EXERCISE PROMPT —
Would you transcribe word for word every line from the one containing "Check Kraft's inequality" to the end of the data, both ends included, and leave out the rest?

-------- MATERIAL TO PROCESS --------

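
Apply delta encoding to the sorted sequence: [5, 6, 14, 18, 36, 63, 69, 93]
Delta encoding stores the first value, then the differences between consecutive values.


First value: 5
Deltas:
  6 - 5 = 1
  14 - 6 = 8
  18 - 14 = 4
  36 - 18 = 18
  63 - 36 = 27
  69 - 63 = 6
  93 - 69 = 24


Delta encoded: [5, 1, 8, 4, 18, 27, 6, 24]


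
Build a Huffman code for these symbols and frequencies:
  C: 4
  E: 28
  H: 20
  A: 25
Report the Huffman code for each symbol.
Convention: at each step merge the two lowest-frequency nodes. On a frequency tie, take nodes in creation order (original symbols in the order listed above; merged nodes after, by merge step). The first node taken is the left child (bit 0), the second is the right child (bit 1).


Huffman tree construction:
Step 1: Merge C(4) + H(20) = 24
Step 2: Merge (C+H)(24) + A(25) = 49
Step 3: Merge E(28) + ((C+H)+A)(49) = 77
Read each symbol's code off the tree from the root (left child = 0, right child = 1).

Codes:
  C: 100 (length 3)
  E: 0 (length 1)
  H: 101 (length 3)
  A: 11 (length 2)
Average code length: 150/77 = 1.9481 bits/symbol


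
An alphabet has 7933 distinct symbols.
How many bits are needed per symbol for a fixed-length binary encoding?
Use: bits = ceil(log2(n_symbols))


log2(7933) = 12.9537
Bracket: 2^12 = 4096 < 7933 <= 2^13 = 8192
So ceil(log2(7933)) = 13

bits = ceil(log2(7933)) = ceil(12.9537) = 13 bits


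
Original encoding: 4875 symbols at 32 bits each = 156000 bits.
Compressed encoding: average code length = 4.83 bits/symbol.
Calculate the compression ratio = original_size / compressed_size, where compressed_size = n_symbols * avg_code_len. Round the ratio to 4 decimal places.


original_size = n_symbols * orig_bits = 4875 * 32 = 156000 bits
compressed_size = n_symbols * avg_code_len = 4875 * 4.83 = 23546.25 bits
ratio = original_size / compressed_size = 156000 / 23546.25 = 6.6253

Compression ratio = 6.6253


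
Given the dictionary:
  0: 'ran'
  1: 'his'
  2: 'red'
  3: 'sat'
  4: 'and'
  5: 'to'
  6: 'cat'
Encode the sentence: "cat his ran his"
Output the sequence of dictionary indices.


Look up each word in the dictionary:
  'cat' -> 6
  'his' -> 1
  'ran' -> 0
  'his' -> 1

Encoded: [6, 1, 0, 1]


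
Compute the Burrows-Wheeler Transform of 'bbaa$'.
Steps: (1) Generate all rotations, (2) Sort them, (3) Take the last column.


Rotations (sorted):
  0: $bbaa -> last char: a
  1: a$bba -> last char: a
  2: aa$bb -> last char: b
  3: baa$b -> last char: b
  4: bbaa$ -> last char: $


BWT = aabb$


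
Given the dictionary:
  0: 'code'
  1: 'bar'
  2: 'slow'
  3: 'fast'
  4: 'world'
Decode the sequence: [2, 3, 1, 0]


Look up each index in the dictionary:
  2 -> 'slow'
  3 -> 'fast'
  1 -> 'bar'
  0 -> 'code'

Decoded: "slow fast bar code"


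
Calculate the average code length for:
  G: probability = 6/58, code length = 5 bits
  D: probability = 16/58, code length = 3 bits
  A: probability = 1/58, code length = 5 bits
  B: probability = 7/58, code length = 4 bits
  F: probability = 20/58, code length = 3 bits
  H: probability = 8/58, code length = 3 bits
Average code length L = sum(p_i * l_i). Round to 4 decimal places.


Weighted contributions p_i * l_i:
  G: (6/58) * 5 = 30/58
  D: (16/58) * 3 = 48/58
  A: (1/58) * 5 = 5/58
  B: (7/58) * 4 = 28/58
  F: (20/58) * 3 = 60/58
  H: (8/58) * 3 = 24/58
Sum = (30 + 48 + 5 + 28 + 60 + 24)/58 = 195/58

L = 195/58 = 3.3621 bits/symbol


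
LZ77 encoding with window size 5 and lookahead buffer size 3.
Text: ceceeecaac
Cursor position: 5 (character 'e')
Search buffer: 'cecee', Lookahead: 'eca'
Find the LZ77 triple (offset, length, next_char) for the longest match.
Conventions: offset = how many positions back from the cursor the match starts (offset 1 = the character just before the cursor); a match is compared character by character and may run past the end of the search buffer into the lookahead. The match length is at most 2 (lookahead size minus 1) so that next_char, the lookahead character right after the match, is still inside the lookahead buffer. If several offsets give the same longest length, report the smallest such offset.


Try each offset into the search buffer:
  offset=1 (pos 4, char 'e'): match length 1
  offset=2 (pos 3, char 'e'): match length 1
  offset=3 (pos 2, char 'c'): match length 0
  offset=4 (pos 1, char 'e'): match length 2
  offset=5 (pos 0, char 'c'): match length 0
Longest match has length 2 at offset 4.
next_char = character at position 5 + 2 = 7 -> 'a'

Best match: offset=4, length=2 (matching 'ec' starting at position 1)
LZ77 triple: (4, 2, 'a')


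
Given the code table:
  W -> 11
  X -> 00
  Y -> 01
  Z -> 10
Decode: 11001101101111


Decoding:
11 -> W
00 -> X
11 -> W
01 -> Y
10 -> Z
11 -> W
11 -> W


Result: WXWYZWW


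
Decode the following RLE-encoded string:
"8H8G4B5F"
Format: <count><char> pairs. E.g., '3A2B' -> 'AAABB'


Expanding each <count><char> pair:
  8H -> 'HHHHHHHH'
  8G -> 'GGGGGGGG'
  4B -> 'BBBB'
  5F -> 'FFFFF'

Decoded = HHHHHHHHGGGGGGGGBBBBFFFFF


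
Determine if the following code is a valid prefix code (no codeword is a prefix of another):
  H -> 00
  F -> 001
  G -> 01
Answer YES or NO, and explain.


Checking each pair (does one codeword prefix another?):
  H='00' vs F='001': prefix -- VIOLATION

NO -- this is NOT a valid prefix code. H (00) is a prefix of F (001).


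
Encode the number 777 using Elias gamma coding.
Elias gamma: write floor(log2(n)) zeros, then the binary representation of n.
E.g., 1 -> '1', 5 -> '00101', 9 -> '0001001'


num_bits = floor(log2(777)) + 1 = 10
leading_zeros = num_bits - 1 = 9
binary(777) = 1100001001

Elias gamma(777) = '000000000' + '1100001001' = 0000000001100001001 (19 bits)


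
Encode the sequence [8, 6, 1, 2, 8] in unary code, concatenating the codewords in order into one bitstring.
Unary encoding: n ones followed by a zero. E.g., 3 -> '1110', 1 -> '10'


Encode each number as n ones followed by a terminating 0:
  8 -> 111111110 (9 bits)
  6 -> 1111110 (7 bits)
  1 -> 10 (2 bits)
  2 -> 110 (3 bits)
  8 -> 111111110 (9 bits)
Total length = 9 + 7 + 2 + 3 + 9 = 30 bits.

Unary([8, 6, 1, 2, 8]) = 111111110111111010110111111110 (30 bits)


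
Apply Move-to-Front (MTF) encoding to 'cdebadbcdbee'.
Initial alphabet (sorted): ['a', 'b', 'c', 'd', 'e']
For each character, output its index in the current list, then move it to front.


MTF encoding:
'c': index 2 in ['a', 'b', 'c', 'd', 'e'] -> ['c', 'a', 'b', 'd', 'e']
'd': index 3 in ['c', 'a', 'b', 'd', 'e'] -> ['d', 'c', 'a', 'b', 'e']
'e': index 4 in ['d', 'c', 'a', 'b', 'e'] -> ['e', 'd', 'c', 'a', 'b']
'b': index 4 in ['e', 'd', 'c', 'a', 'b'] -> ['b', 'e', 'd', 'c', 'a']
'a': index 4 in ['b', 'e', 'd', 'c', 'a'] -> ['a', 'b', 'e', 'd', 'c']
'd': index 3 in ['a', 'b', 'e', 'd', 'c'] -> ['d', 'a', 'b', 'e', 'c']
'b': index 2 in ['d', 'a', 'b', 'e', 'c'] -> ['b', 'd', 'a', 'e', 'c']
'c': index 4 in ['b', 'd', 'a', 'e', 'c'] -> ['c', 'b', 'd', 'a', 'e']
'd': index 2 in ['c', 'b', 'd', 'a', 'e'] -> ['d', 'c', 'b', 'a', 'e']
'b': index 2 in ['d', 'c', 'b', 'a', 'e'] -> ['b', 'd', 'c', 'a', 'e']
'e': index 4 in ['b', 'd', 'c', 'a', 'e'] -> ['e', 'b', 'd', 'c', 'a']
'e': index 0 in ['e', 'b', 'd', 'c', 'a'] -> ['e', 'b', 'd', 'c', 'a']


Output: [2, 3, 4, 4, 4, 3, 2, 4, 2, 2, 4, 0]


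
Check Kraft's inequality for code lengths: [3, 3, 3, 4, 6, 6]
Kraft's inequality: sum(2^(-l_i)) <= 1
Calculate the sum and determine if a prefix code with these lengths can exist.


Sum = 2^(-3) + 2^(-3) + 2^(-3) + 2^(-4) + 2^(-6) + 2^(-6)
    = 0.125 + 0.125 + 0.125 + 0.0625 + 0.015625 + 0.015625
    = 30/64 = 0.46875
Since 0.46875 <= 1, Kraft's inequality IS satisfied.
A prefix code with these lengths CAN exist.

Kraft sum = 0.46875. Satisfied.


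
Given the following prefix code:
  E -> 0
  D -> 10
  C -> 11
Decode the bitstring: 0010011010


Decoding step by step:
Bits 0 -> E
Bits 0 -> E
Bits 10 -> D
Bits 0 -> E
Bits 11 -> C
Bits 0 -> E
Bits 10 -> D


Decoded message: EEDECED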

--------

REPLY TO THE EXERCISE —
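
Check Kraft's inequality for code lengths: [3, 3, 3, 4, 6, 6]
Kraft's inequality: sum(2^(-l_i)) <= 1
Calculate the sum and determine if a prefix code with these lengths can exist.


Sum = 2^(-3) + 2^(-3) + 2^(-3) + 2^(-4) + 2^(-6) + 2^(-6)
    = 0.125 + 0.125 + 0.125 + 0.0625 + 0.015625 + 0.015625
    = 30/64 = 0.46875
Since 0.46875 <= 1, Kraft's inequality IS satisfied.
A prefix code with these lengths CAN exist.

Kraft sum = 0.46875. Satisfied.


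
Given the following prefix code:
  E -> 0
  D -> 10
  C -> 11
Decode the bitstring: 0010011010


Decoding step by step:
Bits 0 -> E
Bits 0 -> E
Bits 10 -> D
Bits 0 -> E
Bits 11 -> C
Bits 0 -> E
Bits 10 -> D


Decoded message: EEDECED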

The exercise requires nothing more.